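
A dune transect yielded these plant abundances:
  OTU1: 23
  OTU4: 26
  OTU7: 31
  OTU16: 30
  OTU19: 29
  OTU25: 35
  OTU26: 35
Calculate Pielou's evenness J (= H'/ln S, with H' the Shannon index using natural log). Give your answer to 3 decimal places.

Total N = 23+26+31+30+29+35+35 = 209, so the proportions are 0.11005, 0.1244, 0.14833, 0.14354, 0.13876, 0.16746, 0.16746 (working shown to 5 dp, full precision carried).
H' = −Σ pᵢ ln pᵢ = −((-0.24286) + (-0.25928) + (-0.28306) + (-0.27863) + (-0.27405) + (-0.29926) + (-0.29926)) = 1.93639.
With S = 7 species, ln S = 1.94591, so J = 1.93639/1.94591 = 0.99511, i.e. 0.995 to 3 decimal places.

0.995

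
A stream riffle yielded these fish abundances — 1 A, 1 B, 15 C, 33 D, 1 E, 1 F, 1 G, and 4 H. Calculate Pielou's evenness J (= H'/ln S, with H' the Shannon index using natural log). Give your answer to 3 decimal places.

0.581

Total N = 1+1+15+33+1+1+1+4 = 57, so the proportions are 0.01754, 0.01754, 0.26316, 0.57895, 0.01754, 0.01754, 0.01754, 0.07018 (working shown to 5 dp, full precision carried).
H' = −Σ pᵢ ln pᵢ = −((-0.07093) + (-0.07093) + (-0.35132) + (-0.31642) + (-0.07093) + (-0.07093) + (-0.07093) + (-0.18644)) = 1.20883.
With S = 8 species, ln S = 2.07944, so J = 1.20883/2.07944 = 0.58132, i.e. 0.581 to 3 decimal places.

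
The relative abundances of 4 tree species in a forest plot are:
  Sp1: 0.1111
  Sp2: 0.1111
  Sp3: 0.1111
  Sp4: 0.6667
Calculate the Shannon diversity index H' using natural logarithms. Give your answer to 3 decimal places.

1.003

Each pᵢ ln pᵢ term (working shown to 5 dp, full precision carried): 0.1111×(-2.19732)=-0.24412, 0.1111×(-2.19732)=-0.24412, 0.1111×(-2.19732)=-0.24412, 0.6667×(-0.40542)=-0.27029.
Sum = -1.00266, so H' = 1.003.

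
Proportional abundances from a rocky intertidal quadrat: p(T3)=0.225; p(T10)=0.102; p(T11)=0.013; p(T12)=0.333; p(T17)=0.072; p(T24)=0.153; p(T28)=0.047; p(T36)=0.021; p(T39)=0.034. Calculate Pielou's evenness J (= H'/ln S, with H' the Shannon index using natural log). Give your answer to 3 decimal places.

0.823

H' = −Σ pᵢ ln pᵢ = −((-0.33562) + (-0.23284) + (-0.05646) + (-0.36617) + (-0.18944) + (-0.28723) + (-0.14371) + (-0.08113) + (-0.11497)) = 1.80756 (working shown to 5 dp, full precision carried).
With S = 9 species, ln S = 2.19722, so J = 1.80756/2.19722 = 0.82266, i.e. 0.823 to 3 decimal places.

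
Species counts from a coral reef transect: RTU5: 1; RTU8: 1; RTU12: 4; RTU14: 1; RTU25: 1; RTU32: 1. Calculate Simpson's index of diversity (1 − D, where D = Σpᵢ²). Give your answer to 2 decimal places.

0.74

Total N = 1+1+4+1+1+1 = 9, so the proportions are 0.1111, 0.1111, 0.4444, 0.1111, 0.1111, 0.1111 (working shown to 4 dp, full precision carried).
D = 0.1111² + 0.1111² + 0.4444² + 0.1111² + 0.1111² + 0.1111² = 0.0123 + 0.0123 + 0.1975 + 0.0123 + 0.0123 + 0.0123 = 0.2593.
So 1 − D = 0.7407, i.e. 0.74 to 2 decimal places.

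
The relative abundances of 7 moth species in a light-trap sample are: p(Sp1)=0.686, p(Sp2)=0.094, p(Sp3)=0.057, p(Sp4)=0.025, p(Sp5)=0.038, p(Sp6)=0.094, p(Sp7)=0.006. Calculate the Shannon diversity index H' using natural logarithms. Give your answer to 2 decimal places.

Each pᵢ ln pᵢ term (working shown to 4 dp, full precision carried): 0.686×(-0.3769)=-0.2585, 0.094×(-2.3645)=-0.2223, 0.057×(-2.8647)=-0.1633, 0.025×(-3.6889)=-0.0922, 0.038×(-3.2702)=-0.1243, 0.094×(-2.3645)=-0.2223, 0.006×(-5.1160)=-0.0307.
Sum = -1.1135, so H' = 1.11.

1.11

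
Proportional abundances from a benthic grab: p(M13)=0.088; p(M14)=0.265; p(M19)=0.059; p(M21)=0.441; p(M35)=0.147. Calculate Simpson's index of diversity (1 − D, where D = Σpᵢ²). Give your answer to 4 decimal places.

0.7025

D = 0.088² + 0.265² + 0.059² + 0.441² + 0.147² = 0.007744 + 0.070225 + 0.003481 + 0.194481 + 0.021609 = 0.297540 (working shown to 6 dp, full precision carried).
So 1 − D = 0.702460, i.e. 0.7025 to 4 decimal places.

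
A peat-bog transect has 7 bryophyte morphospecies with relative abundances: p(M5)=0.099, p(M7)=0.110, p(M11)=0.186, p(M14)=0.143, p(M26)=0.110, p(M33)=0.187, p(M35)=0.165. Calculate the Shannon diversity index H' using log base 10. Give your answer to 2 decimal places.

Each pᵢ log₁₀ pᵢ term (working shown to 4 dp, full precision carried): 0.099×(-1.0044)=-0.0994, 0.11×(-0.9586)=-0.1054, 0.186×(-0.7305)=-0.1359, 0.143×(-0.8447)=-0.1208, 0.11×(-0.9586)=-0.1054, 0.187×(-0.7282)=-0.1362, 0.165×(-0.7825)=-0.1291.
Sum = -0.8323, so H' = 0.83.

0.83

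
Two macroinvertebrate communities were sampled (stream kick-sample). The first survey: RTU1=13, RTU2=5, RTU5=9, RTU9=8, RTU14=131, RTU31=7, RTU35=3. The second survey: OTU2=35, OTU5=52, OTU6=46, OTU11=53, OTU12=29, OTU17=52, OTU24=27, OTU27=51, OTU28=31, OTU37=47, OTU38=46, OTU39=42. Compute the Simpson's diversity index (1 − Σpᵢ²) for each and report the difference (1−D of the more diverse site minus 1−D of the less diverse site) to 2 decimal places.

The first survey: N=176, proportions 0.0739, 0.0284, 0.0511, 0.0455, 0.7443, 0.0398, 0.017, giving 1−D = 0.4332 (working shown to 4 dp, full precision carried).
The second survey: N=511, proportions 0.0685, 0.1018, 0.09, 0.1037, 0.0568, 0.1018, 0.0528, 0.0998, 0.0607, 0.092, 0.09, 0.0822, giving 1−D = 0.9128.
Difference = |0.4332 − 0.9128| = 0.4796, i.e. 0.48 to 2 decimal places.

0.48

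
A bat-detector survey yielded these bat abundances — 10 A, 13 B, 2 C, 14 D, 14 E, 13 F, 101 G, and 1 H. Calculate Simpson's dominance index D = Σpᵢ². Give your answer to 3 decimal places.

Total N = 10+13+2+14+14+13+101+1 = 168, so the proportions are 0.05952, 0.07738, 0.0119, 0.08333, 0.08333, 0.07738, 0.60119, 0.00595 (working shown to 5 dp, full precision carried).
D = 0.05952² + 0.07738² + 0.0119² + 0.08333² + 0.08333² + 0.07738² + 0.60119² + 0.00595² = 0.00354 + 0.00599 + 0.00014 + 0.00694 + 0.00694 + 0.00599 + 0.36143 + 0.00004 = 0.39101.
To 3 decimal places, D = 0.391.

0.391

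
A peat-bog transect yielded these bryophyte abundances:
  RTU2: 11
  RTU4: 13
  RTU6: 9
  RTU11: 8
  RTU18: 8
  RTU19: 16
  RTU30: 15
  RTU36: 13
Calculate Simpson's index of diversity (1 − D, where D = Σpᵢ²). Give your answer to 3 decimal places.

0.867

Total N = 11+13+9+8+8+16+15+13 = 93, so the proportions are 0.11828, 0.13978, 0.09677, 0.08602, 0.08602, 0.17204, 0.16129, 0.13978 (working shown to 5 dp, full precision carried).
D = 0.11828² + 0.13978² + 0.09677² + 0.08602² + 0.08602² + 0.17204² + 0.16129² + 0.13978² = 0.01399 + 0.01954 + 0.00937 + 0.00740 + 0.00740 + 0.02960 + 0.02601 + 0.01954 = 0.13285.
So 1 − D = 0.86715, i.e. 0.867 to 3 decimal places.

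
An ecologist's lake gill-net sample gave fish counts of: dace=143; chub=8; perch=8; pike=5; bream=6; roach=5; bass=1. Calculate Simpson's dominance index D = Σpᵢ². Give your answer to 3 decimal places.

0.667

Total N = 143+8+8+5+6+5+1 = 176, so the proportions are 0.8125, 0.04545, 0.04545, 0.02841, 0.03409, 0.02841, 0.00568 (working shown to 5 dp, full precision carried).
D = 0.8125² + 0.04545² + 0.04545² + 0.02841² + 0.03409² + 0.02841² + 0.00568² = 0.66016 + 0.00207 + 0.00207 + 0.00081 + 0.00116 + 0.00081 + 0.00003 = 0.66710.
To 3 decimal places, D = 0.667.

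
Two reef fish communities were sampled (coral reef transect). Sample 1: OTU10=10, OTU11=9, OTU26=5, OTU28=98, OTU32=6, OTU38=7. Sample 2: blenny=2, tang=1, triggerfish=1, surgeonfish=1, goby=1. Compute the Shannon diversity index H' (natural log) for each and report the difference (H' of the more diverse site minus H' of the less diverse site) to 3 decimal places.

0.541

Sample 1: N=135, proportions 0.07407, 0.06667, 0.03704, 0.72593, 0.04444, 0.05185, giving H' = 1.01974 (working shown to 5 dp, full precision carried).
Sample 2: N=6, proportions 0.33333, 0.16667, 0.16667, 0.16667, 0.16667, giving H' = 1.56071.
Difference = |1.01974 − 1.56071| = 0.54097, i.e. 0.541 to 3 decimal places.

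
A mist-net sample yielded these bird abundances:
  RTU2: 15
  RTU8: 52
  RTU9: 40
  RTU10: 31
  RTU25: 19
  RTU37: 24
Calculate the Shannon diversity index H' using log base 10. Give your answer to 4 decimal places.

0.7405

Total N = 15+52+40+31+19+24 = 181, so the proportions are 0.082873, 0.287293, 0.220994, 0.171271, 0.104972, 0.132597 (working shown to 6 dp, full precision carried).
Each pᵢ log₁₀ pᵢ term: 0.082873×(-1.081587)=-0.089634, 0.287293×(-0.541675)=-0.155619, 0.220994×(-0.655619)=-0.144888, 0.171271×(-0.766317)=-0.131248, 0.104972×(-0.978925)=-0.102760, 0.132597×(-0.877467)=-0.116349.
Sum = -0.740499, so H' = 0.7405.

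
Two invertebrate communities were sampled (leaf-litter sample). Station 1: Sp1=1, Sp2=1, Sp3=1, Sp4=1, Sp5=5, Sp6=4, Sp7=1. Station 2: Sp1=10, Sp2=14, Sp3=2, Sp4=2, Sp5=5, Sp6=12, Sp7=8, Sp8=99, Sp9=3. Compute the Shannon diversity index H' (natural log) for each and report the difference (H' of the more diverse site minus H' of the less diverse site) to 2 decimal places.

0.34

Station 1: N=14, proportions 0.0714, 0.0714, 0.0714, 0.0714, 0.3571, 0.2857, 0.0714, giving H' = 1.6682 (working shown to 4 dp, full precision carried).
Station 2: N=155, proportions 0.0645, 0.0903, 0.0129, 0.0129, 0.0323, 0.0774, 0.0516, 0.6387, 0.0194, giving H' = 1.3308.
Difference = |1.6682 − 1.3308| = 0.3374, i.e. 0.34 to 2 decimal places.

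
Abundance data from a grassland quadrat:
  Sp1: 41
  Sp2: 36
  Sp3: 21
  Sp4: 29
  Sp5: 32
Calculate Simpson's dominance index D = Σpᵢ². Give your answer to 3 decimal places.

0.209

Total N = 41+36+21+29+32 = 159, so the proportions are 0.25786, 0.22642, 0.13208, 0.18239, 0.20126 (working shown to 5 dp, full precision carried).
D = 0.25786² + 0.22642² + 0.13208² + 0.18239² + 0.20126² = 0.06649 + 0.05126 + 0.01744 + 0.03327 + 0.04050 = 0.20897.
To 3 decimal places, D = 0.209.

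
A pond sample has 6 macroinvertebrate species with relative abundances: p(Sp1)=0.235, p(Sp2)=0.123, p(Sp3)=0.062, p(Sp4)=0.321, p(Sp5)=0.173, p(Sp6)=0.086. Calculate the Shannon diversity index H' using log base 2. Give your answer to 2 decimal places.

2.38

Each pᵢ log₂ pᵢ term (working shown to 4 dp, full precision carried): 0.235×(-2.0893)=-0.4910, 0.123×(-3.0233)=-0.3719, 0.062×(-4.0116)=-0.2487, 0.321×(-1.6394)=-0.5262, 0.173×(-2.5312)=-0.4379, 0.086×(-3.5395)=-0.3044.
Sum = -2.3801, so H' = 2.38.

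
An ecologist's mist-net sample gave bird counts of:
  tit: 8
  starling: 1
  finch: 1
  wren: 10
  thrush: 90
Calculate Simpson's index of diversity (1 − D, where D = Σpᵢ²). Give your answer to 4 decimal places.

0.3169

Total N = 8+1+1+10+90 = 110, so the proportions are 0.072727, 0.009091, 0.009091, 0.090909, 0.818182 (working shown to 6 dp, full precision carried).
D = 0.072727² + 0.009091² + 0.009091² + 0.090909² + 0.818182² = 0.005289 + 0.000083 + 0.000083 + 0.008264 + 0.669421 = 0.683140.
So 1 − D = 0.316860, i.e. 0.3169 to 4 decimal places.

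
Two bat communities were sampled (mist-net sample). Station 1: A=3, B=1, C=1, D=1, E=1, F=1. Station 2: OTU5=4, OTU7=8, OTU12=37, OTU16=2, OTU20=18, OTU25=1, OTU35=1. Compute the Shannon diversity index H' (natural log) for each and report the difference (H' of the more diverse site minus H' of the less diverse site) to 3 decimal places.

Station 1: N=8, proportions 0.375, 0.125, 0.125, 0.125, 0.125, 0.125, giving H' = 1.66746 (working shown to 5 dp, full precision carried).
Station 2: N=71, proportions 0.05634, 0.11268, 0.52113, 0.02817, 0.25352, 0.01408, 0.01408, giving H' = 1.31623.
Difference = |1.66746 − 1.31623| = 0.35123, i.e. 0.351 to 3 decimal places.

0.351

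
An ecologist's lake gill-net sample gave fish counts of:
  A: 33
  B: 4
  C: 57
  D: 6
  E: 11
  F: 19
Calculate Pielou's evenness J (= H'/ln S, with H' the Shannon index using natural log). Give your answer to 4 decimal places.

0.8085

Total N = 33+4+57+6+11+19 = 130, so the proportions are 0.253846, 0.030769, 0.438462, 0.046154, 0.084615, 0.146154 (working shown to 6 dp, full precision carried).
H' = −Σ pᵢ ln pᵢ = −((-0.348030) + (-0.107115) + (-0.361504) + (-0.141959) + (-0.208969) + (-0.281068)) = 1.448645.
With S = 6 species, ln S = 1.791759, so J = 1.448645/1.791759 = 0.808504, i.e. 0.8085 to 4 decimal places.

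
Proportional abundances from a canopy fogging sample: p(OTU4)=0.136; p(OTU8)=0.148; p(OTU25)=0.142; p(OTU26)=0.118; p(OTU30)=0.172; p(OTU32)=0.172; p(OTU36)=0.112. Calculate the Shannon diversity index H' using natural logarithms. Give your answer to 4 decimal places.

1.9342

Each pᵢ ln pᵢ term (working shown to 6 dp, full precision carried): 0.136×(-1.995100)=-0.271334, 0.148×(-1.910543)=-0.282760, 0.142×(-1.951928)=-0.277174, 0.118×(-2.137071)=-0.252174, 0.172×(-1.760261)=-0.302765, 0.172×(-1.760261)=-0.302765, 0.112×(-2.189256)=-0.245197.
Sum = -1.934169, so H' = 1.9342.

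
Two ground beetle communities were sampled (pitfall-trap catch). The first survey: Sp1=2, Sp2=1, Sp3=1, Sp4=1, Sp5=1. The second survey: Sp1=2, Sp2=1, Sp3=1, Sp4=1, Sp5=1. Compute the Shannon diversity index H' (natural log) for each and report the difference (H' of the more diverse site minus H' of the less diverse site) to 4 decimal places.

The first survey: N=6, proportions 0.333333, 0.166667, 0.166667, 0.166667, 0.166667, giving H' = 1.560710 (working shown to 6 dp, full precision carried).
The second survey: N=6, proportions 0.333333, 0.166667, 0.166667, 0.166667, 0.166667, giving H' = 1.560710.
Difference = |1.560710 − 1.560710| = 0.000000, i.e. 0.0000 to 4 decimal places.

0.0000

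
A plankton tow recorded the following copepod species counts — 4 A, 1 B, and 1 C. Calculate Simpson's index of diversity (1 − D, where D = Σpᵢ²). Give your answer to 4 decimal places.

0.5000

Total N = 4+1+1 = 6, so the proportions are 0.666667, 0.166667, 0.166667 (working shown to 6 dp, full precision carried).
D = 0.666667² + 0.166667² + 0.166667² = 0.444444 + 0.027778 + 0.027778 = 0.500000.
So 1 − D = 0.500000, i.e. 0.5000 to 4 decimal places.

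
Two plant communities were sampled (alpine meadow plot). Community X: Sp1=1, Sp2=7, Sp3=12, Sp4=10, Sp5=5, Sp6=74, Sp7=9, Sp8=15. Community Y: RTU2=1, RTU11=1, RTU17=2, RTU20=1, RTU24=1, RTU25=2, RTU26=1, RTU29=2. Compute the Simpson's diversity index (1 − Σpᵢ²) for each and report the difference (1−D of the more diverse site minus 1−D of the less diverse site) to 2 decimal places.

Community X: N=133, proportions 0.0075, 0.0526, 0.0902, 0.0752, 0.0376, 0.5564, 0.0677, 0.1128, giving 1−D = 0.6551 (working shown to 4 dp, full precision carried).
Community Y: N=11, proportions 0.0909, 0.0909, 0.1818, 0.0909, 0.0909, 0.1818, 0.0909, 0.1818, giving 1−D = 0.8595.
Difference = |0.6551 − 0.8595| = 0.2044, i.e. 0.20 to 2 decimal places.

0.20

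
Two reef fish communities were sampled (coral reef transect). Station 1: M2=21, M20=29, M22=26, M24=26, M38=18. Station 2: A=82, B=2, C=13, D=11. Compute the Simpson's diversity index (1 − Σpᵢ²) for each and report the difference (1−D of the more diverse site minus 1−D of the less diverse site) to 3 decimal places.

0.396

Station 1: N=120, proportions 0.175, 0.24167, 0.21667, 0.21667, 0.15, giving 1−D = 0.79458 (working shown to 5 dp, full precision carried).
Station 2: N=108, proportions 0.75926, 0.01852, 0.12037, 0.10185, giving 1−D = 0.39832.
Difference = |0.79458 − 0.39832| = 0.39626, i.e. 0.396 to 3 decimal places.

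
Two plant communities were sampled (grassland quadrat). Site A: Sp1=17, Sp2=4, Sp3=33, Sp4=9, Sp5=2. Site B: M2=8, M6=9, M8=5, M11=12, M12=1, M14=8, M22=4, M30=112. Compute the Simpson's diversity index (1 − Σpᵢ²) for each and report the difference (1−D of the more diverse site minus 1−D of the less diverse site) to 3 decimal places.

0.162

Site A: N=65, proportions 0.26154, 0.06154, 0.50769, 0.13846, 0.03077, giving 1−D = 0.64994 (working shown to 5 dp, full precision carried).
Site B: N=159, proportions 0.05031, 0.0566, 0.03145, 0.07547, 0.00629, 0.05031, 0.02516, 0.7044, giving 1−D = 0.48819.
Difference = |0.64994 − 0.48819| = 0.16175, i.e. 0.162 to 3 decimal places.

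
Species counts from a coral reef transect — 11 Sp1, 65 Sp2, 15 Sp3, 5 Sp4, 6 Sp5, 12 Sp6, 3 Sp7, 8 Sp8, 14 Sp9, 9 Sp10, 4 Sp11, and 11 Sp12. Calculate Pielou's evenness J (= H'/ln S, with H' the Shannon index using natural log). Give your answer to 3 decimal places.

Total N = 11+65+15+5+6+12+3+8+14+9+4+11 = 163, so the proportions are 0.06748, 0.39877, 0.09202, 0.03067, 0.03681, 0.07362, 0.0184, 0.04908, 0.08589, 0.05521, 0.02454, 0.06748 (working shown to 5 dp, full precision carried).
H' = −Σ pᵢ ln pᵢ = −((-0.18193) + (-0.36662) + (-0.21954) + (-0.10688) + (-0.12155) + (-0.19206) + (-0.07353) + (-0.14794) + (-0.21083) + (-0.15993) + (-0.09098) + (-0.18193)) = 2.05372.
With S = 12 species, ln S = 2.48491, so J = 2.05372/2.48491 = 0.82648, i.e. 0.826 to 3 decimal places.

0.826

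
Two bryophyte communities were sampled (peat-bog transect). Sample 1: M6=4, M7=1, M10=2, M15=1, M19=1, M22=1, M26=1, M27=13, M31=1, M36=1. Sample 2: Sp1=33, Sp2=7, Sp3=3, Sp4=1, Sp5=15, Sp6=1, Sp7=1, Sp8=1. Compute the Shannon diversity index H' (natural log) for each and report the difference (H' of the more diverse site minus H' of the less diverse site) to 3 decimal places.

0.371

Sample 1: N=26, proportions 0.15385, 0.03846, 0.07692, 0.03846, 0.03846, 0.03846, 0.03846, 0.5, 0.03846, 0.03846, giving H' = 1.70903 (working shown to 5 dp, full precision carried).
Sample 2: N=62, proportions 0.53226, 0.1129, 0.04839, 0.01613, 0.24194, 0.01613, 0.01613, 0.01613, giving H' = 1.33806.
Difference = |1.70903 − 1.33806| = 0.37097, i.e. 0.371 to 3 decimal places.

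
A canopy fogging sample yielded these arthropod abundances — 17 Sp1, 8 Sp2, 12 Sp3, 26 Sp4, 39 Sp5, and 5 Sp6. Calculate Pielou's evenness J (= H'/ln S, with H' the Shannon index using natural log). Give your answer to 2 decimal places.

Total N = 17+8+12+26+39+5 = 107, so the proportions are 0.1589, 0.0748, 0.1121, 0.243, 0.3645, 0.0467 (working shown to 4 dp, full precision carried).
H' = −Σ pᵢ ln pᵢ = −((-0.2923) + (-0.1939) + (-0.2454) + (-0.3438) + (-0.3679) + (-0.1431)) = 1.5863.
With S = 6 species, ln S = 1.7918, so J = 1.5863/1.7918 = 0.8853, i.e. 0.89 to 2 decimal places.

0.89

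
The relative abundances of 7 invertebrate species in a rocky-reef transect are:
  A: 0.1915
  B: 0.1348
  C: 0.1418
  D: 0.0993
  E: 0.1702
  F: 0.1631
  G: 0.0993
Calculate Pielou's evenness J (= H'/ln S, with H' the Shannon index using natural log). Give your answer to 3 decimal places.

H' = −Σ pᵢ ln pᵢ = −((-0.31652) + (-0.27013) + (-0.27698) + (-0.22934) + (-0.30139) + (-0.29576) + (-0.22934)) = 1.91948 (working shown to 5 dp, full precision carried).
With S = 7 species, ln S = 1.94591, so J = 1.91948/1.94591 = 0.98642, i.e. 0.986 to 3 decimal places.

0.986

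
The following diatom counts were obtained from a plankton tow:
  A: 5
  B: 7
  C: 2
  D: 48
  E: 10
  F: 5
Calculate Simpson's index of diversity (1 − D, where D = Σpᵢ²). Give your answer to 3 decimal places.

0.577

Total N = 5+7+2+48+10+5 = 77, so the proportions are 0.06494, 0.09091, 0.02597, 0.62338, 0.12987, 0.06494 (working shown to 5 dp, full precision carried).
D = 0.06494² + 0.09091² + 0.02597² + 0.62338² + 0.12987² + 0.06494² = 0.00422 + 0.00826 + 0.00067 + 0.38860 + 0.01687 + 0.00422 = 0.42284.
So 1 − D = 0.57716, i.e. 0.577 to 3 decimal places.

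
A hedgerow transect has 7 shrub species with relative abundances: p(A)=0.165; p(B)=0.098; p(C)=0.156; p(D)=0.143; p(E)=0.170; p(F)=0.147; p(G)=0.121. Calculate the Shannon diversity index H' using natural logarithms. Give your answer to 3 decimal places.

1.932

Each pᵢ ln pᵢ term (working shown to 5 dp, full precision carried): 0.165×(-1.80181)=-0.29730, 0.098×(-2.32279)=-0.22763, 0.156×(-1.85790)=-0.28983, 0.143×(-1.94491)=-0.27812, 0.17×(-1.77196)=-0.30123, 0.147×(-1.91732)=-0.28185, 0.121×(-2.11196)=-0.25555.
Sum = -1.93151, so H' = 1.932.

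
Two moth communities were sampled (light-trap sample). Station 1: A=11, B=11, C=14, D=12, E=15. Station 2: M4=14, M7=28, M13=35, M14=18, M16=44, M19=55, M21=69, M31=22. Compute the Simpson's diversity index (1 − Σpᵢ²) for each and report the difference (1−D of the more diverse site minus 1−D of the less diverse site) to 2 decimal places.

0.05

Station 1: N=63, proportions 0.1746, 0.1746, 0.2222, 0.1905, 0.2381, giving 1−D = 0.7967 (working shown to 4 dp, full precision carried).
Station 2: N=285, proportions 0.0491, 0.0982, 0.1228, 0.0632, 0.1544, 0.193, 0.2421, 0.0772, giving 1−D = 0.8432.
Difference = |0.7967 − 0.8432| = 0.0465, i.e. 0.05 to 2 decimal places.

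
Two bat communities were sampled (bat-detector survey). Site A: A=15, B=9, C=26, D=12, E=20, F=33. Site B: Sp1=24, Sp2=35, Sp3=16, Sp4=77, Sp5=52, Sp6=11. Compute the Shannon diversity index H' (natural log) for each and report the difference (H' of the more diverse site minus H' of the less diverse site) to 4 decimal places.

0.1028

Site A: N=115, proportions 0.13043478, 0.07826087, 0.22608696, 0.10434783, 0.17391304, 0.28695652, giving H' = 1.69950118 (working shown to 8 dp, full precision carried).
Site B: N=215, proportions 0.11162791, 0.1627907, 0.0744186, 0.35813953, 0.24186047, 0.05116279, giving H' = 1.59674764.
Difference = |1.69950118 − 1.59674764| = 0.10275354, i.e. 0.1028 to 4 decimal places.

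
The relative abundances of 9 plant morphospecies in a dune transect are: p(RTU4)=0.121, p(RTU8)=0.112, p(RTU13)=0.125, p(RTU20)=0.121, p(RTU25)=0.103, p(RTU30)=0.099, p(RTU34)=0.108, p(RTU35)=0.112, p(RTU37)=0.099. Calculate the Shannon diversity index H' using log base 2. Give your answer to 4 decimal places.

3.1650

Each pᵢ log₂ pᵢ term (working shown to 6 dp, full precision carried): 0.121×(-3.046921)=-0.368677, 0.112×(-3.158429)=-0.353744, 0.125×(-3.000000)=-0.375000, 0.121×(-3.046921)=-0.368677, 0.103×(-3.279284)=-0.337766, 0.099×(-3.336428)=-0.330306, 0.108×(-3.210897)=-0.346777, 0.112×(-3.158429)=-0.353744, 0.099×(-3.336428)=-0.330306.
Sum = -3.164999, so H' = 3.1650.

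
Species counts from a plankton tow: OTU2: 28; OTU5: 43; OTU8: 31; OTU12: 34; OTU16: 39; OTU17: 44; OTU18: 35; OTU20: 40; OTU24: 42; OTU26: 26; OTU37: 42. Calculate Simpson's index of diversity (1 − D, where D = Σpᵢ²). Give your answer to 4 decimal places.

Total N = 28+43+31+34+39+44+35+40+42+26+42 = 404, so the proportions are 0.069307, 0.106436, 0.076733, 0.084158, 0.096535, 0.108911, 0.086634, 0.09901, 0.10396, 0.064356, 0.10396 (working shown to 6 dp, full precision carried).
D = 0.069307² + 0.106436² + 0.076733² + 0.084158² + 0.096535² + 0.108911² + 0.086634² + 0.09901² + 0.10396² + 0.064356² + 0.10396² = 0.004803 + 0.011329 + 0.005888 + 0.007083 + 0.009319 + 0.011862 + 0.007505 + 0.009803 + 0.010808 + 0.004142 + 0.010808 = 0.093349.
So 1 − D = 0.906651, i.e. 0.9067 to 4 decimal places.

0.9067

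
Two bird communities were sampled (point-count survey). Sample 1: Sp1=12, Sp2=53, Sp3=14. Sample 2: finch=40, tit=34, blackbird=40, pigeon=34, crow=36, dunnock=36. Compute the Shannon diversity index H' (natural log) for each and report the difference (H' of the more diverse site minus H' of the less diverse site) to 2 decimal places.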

····················

* **Task item**:
Could you state the number of lines above in which the word "bird" appears? Give that number by itself.

* **Task result**:
3